→ **INSTRUCTIONS TO FOLLOW**
An exact copy of the entries is needed, with every line included.

=======

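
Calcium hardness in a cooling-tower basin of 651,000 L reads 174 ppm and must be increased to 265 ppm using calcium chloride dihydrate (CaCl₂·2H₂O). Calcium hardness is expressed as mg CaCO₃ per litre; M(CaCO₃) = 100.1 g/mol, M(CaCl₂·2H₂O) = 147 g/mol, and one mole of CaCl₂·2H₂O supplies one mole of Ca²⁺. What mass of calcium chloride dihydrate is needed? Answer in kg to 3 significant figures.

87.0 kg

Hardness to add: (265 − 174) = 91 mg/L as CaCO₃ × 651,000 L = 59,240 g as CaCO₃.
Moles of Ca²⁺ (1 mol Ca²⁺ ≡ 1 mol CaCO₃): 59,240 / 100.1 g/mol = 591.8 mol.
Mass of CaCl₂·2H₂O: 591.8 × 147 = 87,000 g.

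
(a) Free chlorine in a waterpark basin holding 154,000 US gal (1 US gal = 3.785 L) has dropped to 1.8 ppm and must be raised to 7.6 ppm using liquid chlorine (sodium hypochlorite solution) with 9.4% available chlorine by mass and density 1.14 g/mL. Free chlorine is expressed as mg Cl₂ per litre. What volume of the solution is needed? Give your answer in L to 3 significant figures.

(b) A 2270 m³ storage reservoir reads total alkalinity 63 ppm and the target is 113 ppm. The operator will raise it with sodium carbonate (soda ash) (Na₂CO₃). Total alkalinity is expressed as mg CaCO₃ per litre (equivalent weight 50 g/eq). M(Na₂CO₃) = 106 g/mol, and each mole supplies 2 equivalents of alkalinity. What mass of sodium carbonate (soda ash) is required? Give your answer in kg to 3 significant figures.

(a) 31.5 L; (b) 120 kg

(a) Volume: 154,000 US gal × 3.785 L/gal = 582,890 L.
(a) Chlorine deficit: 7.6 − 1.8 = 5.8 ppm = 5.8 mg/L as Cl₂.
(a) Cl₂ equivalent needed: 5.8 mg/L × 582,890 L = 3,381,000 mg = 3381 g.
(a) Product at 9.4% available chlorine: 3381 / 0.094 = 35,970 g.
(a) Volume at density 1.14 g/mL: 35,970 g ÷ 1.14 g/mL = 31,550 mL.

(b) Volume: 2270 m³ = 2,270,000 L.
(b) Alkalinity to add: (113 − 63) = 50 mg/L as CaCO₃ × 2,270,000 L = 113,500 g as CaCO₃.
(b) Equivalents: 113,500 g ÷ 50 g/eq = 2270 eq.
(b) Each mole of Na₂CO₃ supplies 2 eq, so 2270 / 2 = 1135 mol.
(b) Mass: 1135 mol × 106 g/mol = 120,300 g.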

=======

→ **OUTPUT OF THE TASK**
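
Calcium hardness in a cooling-tower basin of 651,000 L reads 174 ppm and must be increased to 265 ppm using calcium chloride dihydrate (CaCl₂·2H₂O). Calcium hardness is expressed as mg CaCO₃ per litre; M(CaCO₃) = 100.1 g/mol, M(CaCl₂·2H₂O) = 147 g/mol, and one mole of CaCl₂·2H₂O supplies one mole of Ca²⁺. What mass of calcium chloride dihydrate is needed? Answer in kg to 3 significant figures.

87.0 kg

Hardness to add: (265 − 174) = 91 mg/L as CaCO₃ × 651,000 L = 59,240 g as CaCO₃.
Moles of Ca²⁺ (1 mol Ca²⁺ ≡ 1 mol CaCO₃): 59,240 / 100.1 g/mol = 591.8 mol.
Mass of CaCl₂·2H₂O: 591.8 × 147 = 87,000 g.

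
(a) Free chlorine in a waterpark basin holding 154,000 US gal (1 US gal = 3.785 L) has dropped to 1.8 ppm and must be raised to 7.6 ppm using liquid chlorine (sodium hypochlorite solution) with 9.4% available chlorine by mass and density 1.14 g/mL. Free chlorine is expressed as mg Cl₂ per litre. What volume of the solution is needed? Give your answer in L to 3 significant figures.

(b) A 2270 m³ storage reservoir reads total alkalinity 63 ppm and the target is 113 ppm. The operator will raise it with sodium carbonate (soda ash) (Na₂CO₃). Total alkalinity is expressed as mg CaCO₃ per litre (equivalent weight 50 g/eq). M(Na₂CO₃) = 106 g/mol, and each mole supplies 2 equivalents of alkalinity. What mass of sodium carbonate (soda ash) is required? Give your answer in kg to 3 significant figures.

(a) 31.5 L; (b) 120 kg

(a) Volume: 154,000 US gal × 3.785 L/gal = 582,890 L.
(a) Chlorine deficit: 7.6 − 1.8 = 5.8 ppm = 5.8 mg/L as Cl₂.
(a) Cl₂ equivalent needed: 5.8 mg/L × 582,890 L = 3,381,000 mg = 3381 g.
(a) Product at 9.4% available chlorine: 3381 / 0.094 = 35,970 g.
(a) Volume at density 1.14 g/mL: 35,970 g ÷ 1.14 g/mL = 31,550 mL.

(b) Volume: 2270 m³ = 2,270,000 L.
(b) Alkalinity to add: (113 − 63) = 50 mg/L as CaCO₃ × 2,270,000 L = 113,500 g as CaCO₃.
(b) Equivalents: 113,500 g ÷ 50 g/eq = 2270 eq.
(b) Each mole of Na₂CO₃ supplies 2 eq, so 2270 / 2 = 1135 mol.
(b) Mass: 1135 mol × 106 g/mol = 120,300 g.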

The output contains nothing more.